SOURCE RECORDS —
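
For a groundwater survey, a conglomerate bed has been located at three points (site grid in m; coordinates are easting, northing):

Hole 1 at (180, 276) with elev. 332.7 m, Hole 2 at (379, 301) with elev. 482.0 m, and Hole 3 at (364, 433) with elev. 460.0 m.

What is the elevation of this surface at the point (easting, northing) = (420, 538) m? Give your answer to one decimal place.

Let the plane be z = a·easting + b·northing + c.
Hole 2−Hole 1: 199a + 25b = 149.3;  Hole 3−Hole 1: 184a + 157b = 127.3.
Solving gives a = 0.76033, b = −0.08026.
Then c = 332.7 − a·180 − b·276 = 217.99.
At (420, 538): z = 319.3 − 43.2 + 217.99 = 494.2 m.

494.2 m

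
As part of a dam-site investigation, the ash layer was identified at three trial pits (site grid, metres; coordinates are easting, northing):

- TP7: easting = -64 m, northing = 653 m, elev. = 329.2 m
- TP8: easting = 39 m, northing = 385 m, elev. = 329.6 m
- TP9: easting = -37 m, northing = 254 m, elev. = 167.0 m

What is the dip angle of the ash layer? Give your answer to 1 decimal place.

54.1°

Let the plane be z = a·easting + b·northing + c.
TP8−TP7: 103a − 268b = 0.4;  TP9−TP7: 27a − 399b = −162.2.
Solving gives a = 1.28848, b = 0.49371.
Gradient magnitude |∇z| = √(a² + b²) = √(1.66018 + 0.24375) = 1.37983.
True dip = arctan(1.37983) = 54.1°, dipping toward WSW (azimuth ≈ 249°).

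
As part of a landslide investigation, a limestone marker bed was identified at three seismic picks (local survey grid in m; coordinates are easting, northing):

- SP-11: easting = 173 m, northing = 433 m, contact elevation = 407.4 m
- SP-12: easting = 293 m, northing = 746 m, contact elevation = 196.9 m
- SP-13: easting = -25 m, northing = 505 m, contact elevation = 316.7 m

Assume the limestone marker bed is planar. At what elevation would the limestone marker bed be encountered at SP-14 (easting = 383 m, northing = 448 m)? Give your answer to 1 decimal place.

435.6 m

Let the plane be z = a·easting + b·northing + c.
SP-12−SP-11: 120a + 313b = −210.5;  SP-13−SP-11: −198a + 72b = −90.7.
Solving gives a = 0.18740, b = −0.74437.
Then c = 407.4 − a·173 − b·433 = 697.29.
At (383, 448): z = 71.8 − 333.5 + 697.29 = 435.6 m.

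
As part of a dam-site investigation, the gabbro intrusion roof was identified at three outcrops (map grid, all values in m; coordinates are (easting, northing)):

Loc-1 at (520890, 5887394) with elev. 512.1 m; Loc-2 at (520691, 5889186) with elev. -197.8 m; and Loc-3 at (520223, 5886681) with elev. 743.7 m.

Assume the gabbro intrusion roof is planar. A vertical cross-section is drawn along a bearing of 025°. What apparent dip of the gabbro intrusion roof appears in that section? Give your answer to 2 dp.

17.92°

Let the plane be z = a·E + b·N + c.
Loc-2−Loc-1: −199a + 1792b = −709.9;  Loc-3−Loc-1: −667a − 713b = 231.6.
Solving gives a = 0.06815, b = −0.38858.
Unit vector along 025° is (sin 25°, cos 25°) = (0.4226, 0.9063).
Slope in that direction = a·(0.4226) + b·(0.9063) = −0.32337.
Apparent dip = arctan|0.32337| = 17.92° (true dip is 21.5°, so apparent ≤ true as expected).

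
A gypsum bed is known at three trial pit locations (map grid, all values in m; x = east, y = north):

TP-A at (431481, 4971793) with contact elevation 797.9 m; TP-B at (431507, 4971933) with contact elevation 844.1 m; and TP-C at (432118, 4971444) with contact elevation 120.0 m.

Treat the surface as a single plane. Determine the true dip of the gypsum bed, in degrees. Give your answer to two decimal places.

Let the plane be z = a·x + b·y + c.
TP-B−TP-A: 26a + 140b = 46.2;  TP-C−TP-A: 637a − 349b = −677.9.
Solving gives a = −0.80182, b = 0.47891.
Gradient magnitude |∇z| = √(a² + b²) = √(0.64292 + 0.22935) = 0.93396.
True dip = arctan(0.93396) = 43.04°, dipping toward ESE (azimuth ≈ 121°).

43.04°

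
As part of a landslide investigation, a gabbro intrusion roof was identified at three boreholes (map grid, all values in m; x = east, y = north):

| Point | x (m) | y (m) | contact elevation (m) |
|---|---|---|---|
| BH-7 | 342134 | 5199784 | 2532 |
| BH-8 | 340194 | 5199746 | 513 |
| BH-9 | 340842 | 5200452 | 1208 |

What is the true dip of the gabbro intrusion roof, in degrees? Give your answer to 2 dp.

Let the plane be z = a·x + b·y + c.
BH-8−BH-7: −1940a − 38b = −2019;  BH-9−BH-7: −1292a + 668b = −1324.
Solving gives a = 1.04014, b = 0.02973.
Gradient magnitude |∇z| = √(a² + b²) = √(1.08189 + 0.00088) = 1.04056.
True dip = arctan(1.04056) = 46.14°, dipping toward W (azimuth ≈ 268°).

46.14°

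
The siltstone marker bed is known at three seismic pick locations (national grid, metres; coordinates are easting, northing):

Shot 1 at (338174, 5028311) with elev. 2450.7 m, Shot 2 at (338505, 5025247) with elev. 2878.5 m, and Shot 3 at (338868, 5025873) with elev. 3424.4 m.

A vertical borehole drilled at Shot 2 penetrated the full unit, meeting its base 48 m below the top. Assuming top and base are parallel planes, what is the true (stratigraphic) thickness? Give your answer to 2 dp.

26.99 m

Two edge vectors: Shot 1→Shot 2 = (331, -3064, 427.8), Shot 1→Shot 3 = (694, -2438, 973.7).
Normal n = (Shot 1→Shot 2) × (Shot 1→Shot 3) = (-1940440.4, -25401.5, 1319438).
So ∂z/∂easting = −n_x/n_z = 1.47066 and ∂z/∂northing = −n_y/n_z = 0.01925.
|∇z| = √(a²+b²) = 1.47078, so dip δ = arctan(1.47078) = 55.79°.
True thickness = vertical thickness × cos δ = 48 × cos 55.79° = 26.99 m.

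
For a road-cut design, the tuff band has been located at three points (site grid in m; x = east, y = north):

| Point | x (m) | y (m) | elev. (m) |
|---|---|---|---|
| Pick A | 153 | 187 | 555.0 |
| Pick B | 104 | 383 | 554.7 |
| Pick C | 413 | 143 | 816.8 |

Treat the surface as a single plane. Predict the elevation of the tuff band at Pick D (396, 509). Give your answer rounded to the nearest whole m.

895 m

Two edge vectors: Pick A→Pick B = (-49, 196, -0.3), Pick A→Pick C = (260, -44, 261.8).
Normal n = (Pick A→Pick B) × (Pick A→Pick C) = (51299.6, 12750.2, -48804).
So ∂z/∂x = −n_x/n_z = 1.05114 and ∂z/∂y = −n_y/n_z = 0.26125.
Intercept c from Pick A: 555 − 160.82 − 48.85 = 345.32.
At (396, 509): z = 416.2 + 133.0 + 345.32 = 894.5 m.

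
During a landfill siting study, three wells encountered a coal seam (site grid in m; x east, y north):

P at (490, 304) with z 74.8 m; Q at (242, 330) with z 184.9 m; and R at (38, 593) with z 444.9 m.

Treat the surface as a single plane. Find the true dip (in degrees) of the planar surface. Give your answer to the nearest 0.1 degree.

Two edge vectors: P→Q = (-248, 26, 110.1), P→R = (-452, 289, 370.1).
Normal n = (P→Q) × (P→R) = (-22196.3, 42019.6, -59920).
So ∂z/∂x = −n_x/n_z = −0.37043 and ∂z/∂y = −n_y/n_z = 0.70126.
Gradient magnitude |∇z| = √(a² + b²) = √(0.13722 + 0.49177) = 0.79309.
True dip = arctan(0.79309) = 38.4°, dipping toward SSE (azimuth ≈ 152°).

38.4°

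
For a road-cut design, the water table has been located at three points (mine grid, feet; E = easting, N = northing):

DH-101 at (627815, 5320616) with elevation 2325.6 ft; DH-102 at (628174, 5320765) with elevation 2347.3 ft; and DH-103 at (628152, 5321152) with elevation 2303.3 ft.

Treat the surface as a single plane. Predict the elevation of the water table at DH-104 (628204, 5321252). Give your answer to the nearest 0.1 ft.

2298.0 ft

Two edge vectors: DH-101→DH-102 = (359, 149, 21.7), DH-101→DH-103 = (337, 536, -22.3).
Normal n = (DH-101→DH-102) × (DH-101→DH-103) = (-14953.9, 15318.6, 142211).
So ∂z/∂E = −n_x/n_z = 0.105152907 and ∂z/∂N = −n_y/n_z = −0.107717406.
Intercept c from DH-101: 2325.6 − 66016.57 + 573122.95 = 509431.98.
At (628204, 5321252): z = 66057.5 − 573191.5 + 509431.98 = 2298.0 ft.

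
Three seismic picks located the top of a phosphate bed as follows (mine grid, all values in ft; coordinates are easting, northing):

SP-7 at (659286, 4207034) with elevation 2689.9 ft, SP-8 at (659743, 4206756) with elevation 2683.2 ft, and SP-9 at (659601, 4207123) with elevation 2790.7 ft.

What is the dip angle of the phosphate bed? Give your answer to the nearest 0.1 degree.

Two edge vectors: SP-7→SP-8 = (457, -278, -6.7), SP-7→SP-9 = (315, 89, 100.8).
Normal n = (SP-7→SP-8) × (SP-7→SP-9) = (-27426.1, -48176.1, 128243).
So ∂z/∂easting = −n_x/n_z = 0.21386 and ∂z/∂northing = −n_y/n_z = 0.37566.
Gradient magnitude |∇z| = √(a² + b²) = √(0.04574 + 0.14112) = 0.43227.
True dip = arctan(0.43227) = 23.4°, dipping toward SSW (azimuth ≈ 210°).

23.4°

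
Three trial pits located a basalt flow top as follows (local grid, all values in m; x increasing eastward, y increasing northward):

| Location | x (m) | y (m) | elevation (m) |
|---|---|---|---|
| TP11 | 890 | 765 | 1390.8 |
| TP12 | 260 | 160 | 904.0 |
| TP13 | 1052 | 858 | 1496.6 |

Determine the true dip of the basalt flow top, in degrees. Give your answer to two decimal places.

29.57°

Let the plane be z = a·x + b·y + c.
TP12−TP11: −630a − 605b = −486.8;  TP13−TP11: 162a + 93b = 105.8.
Solving gives a = 0.47531, b = 0.30968.
Gradient magnitude |∇z| = √(a² + b²) = √(0.22592 + 0.09590) = 0.56729.
True dip = arctan(0.56729) = 29.57°, dipping toward WSW (azimuth ≈ 237°).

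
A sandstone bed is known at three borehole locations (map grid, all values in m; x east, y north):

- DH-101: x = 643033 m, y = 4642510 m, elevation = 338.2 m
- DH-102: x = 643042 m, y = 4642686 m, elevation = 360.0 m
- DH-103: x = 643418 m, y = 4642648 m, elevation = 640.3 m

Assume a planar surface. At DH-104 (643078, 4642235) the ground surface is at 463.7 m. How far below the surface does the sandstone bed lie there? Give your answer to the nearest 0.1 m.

115.0 m

Two edge vectors: DH-101→DH-102 = (9, 176, 21.8), DH-101→DH-103 = (385, 138, 302.1).
Normal n = (DH-101→DH-102) × (DH-101→DH-103) = (50161.2, 5674.1, -66518).
So ∂z/∂x = −n_x/n_z = 0.754099642 and ∂z/∂y = −n_y/n_z = 0.085301723.
Intercept c from DH-101: 338.2 − 484910.96 − 396014.10 = −880586.86.
At (643078, 4642235): z_contact = 484944.89 + 395990.64 − 880586.86 = 348.68 m.
Depth below ground = 463.7 − 348.68 = 115.0 m.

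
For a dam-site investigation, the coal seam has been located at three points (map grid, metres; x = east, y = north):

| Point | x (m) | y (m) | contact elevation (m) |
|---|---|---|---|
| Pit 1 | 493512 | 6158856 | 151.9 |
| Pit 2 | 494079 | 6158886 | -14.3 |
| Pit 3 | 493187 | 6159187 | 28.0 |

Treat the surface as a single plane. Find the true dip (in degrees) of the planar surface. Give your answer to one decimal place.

34.3°

Two edge vectors: Pit 1→Pit 2 = (567, 30, -166.2), Pit 1→Pit 3 = (-325, 331, -123.9).
Normal n = (Pit 1→Pit 2) × (Pit 1→Pit 3) = (51295.2, 124266.3, 197427).
So ∂z/∂x = −n_x/n_z = −0.25982 and ∂z/∂y = −n_y/n_z = −0.62943.
Gradient magnitude |∇z| = √(a² + b²) = √(0.06751 + 0.39618) = 0.68095.
True dip = arctan(0.68095) = 34.3°, dipping toward NNE (azimuth ≈ 022°).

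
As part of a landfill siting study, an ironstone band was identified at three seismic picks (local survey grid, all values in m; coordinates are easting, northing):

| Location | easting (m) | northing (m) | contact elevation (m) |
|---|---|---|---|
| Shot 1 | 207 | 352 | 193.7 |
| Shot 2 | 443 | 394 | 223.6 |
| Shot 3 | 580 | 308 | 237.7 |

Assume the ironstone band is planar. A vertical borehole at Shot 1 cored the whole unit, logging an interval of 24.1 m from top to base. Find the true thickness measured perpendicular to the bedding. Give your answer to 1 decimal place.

Two edge vectors: Shot 1→Shot 2 = (236, 42, 29.9), Shot 1→Shot 3 = (373, -44, 44).
Normal n = (Shot 1→Shot 2) × (Shot 1→Shot 3) = (3163.6, 768.7, -26050).
So ∂z/∂easting = −n_x/n_z = 0.12144 and ∂z/∂northing = −n_y/n_z = 0.02951.
|∇z| = √(a²+b²) = 0.12498, so dip δ = arctan(0.12498) = 7.12°.
True thickness = vertical thickness × cos δ = 24.1 × cos 7.12° = 23.9 m.

23.9 m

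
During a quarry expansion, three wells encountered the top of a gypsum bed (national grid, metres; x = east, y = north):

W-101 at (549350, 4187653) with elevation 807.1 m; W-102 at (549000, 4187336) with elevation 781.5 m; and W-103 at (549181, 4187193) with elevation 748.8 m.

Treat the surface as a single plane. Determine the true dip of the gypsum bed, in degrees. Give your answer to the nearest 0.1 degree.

9.2°

Two edge vectors: W-101→W-102 = (-350, -317, -25.6), W-101→W-103 = (-169, -460, -58.3).
Normal n = (W-101→W-102) × (W-101→W-103) = (6705.1, -16078.6, 107427).
So ∂z/∂x = −n_x/n_z = −0.06242 and ∂z/∂y = −n_y/n_z = 0.14967.
Gradient magnitude |∇z| = √(a² + b²) = √(0.00390 + 0.02240) = 0.16216.
True dip = arctan(0.16216) = 9.2°, dipping toward SSE (azimuth ≈ 157°).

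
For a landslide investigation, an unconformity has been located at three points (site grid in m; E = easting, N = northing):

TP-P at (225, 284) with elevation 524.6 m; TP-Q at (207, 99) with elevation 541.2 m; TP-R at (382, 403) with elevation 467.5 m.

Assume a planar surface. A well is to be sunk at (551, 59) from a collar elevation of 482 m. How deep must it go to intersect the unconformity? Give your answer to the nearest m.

48 m

Let the plane be z = a·E + b·N + c.
TP-Q−TP-P: −18a − 185b = 16.6;  TP-R−TP-P: 157a + 119b = −57.1.
Solving gives a = −0.31922, b = −0.05867.
Then c = 524.6 − a·225 − b·284 = 613.09.
At (551, 59): z_contact = −175.9 − 3.5 + 613.09 = 433.7 m.
Depth below ground = 482 − 433.7 = 48 m.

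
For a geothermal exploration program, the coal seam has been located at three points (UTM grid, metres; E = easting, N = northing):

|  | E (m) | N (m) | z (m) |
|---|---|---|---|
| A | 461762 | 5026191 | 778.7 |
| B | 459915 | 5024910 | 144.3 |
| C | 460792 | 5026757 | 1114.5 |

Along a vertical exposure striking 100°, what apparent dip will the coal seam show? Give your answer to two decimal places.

7.09°

Two edge vectors: A→B = (-1847, -1281, -634.4), A→C = (-970, 566, 335.8).
Normal n = (A→B) × (A→C) = (-71089.4, 1235590.6, -2287972).
So ∂z/∂E = −n_x/n_z = −0.03107 and ∂z/∂N = −n_y/n_z = 0.54004.
Unit vector along 100° is (sin 100°, cos 100°) = (0.9848, -0.1736).
Slope in that direction = a·(0.9848) + b·(-0.1736) = −0.12438.
Apparent dip = arctan|0.12438| = 7.09° (true dip is 28.4°, so apparent ≤ true as expected).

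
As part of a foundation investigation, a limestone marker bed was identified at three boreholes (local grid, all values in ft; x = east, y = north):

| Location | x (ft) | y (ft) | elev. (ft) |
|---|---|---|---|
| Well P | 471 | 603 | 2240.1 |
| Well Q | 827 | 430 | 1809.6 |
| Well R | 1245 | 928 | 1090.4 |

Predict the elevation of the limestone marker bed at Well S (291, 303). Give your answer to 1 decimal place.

Let the plane be z = a·x + b·y + c.
Well Q−Well P: 356a − 173b = −430.5;  Well R−Well P: 774a + 325b = −1149.7.
Solving gives a = −1.357403, b = −0.304830.
Then c = 2240.1 − a·471 − b·603 = 3063.25.
At (291, 303): z = −395.0 − 92.4 + 3063.25 = 2575.9 ft.

2575.9 ft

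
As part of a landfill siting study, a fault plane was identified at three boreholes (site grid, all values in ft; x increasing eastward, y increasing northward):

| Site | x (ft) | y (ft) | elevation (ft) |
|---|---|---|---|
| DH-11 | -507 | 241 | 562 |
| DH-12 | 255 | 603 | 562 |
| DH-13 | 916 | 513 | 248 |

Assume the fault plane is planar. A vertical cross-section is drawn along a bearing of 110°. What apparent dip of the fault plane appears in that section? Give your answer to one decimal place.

31.5°

Let the plane be z = a·x + b·y + c.
DH-12−DH-11: 762a + 362b = 0;  DH-13−DH-11: 1423a + 272b = −314.
Solving gives a = −0.36922, b = 0.77719.
Unit vector along 110° is (sin 110°, cos 110°) = (0.9397, -0.3420).
Slope in that direction = a·(0.9397) + b·(-0.3420) = −0.61277.
Apparent dip = arctan|0.61277| = 31.5° (true dip is 40.7°, so apparent ≤ true as expected).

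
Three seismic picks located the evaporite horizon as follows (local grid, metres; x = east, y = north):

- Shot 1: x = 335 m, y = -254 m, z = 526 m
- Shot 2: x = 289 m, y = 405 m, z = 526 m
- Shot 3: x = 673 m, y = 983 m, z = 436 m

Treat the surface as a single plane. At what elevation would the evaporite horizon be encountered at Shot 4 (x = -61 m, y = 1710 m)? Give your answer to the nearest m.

Let the plane be z = a·x + b·y + c.
Shot 2−Shot 1: −46a + 659b = 0;  Shot 3−Shot 1: 338a + 1237b = −90.
Solving gives a = −0.21209, b = −0.01480.
Then c = 526 − a·335 − b·-254 = 593.29.
At (-61, 1710): z = 12.9 − 25.3 + 593.29 = 580.9 m.

581 m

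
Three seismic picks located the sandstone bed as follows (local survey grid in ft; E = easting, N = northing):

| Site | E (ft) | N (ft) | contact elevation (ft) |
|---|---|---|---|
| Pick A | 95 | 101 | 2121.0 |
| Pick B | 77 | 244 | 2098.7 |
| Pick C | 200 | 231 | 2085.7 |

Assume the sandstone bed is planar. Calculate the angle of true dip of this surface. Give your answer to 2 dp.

11.94°

Two edge vectors: Pick A→Pick B = (-18, 143, -22.3), Pick A→Pick C = (105, 130, -35.3).
Normal n = (Pick A→Pick B) × (Pick A→Pick C) = (-2148.9, -2976.9, -17355).
So ∂z/∂E = −n_x/n_z = −0.12382 and ∂z/∂N = −n_y/n_z = −0.17153.
Gradient magnitude |∇z| = √(a² + b²) = √(0.01533 + 0.02942) = 0.21155.
True dip = arctan(0.21155) = 11.94°, dipping toward NE (azimuth ≈ 036°).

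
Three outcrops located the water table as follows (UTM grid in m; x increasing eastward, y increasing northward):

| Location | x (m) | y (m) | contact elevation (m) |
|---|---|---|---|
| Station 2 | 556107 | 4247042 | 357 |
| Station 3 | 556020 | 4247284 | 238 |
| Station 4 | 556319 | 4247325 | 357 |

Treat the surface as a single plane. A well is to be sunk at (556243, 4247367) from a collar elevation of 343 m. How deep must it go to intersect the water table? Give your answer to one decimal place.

33.7 m

Let the plane be z = a·x + b·y + c.
Station 3−Station 2: −87a + 242b = −119;  Station 4−Station 2: 212a + 283b = 0.
Solving gives a = 0.443556141, b = −0.332275272.
Then c = 357 − a·556107 − b·4247042 = 1164879.36.
At (556243, 4247367): z_contact = 246725.00 − 1411295.02 + 1164879.36 = 309.33 m.
Depth below ground = 343 − 309.33 = 33.7 m.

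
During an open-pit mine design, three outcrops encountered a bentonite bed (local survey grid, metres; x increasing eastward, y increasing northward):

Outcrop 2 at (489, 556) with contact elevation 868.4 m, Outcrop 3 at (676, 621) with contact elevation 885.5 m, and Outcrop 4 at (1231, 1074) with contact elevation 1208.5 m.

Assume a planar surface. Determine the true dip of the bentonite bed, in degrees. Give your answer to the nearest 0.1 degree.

47.2°

Let the plane be z = a·x + b·y + c.
Outcrop 3−Outcrop 2: 187a + 65b = 17.1;  Outcrop 4−Outcrop 2: 742a + 518b = 340.1.
Solving gives a = −0.27241, b = 1.04677.
Gradient magnitude |∇z| = √(a² + b²) = √(0.07420 + 1.09572) = 1.08163.
True dip = arctan(1.08163) = 47.2°, dipping toward SSE (azimuth ≈ 165°).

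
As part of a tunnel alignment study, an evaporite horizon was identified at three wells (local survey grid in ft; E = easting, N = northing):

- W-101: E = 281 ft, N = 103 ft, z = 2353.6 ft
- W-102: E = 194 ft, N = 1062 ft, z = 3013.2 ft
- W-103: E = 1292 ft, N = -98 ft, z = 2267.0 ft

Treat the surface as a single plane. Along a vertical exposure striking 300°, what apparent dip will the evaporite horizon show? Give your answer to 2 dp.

Two edge vectors: W-101→W-102 = (-87, 959, 659.6), W-101→W-103 = (1011, -201, -86.6).
Normal n = (W-101→W-102) × (W-101→W-103) = (49530.2, 659321.4, -952062).
So ∂z/∂E = −n_x/n_z = 0.05202 and ∂z/∂N = −n_y/n_z = 0.69252.
Unit vector along 300° is (sin 300°, cos 300°) = (-0.8660, 0.5000).
Slope in that direction = a·(-0.8660) + b·(0.5000) = 0.30121.
Apparent dip = arctan|0.30121| = 16.76° (true dip is 34.8°, so apparent ≤ true as expected).

16.76°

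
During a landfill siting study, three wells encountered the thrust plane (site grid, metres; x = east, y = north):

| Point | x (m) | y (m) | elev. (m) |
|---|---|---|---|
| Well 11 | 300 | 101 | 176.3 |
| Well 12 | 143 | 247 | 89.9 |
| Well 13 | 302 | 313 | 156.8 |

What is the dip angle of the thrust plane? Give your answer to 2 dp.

25.21°

Let the plane be z = a·x + b·y + c.
Well 12−Well 11: −157a + 146b = −86.4;  Well 13−Well 11: 2a + 212b = −19.5.
Solving gives a = 0.46074, b = −0.09633.
Gradient magnitude |∇z| = √(a² + b²) = √(0.21228 + 0.00928) = 0.47070.
True dip = arctan(0.47070) = 25.21°, dipping toward WNW (azimuth ≈ 282°).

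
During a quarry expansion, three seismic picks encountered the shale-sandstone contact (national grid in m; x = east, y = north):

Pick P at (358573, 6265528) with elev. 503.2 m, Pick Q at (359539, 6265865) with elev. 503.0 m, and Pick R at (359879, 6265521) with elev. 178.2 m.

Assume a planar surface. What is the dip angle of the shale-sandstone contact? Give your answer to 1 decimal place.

Two edge vectors: Pick P→Pick Q = (966, 337, -0.2), Pick P→Pick R = (1306, -7, -325).
Normal n = (Pick P→Pick Q) × (Pick P→Pick R) = (-109526.4, 313688.8, -446884).
So ∂z/∂x = −n_x/n_z = −0.24509 and ∂z/∂y = −n_y/n_z = 0.70195.
Gradient magnitude |∇z| = √(a² + b²) = √(0.06007 + 0.49273) = 0.74350.
True dip = arctan(0.74350) = 36.6°, dipping toward SSE (azimuth ≈ 161°).

36.6°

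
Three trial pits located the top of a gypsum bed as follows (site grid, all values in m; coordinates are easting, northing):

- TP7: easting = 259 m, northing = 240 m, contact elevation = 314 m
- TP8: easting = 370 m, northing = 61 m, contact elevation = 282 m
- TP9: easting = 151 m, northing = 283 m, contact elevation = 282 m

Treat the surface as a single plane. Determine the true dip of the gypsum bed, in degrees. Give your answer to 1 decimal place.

34.4°

Two edge vectors: TP7→TP8 = (111, -179, -32), TP7→TP9 = (-108, 43, -32).
Normal n = (TP7→TP8) × (TP7→TP9) = (7104, 7008, -14559).
So ∂z/∂easting = −n_x/n_z = 0.48795 and ∂z/∂northing = −n_y/n_z = 0.48135.
Gradient magnitude |∇z| = √(a² + b²) = √(0.23809 + 0.23170) = 0.68541.
True dip = arctan(0.68541) = 34.4°, dipping toward SW (azimuth ≈ 225°).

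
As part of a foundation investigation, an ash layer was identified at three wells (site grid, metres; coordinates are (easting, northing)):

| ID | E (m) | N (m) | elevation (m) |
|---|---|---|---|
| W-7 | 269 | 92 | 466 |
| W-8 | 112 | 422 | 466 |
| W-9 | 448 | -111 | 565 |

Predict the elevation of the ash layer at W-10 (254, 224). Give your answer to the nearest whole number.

Two edge vectors: W-7→W-8 = (-157, 330, 0), W-7→W-9 = (179, -203, 99).
Normal n = (W-7→W-8) × (W-7→W-9) = (32670, 15543, -27199).
So ∂z/∂E = −n_x/n_z = 1.20115 and ∂z/∂N = −n_y/n_z = 0.57145.
Intercept c from W-7: 466 − 323.11 − 52.57 = 90.32.
At (254, 224): z = 305.1 + 128.0 + 90.32 = 523.4 m.

523 m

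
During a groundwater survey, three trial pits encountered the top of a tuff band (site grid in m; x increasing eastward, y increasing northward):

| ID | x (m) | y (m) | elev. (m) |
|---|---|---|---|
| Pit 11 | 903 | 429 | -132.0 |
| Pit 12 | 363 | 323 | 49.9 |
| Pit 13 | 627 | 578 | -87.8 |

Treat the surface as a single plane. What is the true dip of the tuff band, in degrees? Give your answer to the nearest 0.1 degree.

Let the plane be z = a·x + b·y + c.
Pit 12−Pit 11: −540a − 106b = 181.9;  Pit 13−Pit 11: −276a + 149b = 44.2.
Solving gives a = −0.28973, b = −0.24004.
Gradient magnitude |∇z| = √(a² + b²) = √(0.08394 + 0.05762) = 0.37625.
True dip = arctan(0.37625) = 20.6°, dipping toward NE (azimuth ≈ 050°).

20.6°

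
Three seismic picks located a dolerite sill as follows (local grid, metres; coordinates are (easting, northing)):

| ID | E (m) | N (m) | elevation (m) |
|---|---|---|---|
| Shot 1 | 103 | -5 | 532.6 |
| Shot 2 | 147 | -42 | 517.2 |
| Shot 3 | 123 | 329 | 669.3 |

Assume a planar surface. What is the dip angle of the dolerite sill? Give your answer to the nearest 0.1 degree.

22.3°

Let the plane be z = a·E + b·N + c.
Shot 2−Shot 1: 44a − 37b = −15.4;  Shot 3−Shot 1: 20a + 334b = 136.7.
Solving gives a = −0.00555, b = 0.40961.
Gradient magnitude |∇z| = √(a² + b²) = √(0.00003 + 0.16778) = 0.40965.
True dip = arctan(0.40965) = 22.3°, dipping toward S (azimuth ≈ 179°).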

PROBLEM TO WORK ON — Wherever a line in the entries holds "points", copy that line.

OUTPUT FOR THIS EXERCISE —
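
For a groundwater survey, a conglomerate bed has been located at three points (site grid in m; coordinates are easting, northing):
For a road-cut design, the tuff band has been located at three points (site grid in m; x = east, y = north):
For a road-cut design, the water table has been located at three points (mine grid, feet; E = easting, N = northing):
For a dam-site investigation, the coal seam has been located at three points (map grid, metres; x = east, y = north):
For a landslide investigation, an unconformity has been located at three points (site grid in m; E = easting, N = northing):
For a geothermal exploration program, the coal seam has been located at three points (UTM grid, metres; E = easting, N = northing):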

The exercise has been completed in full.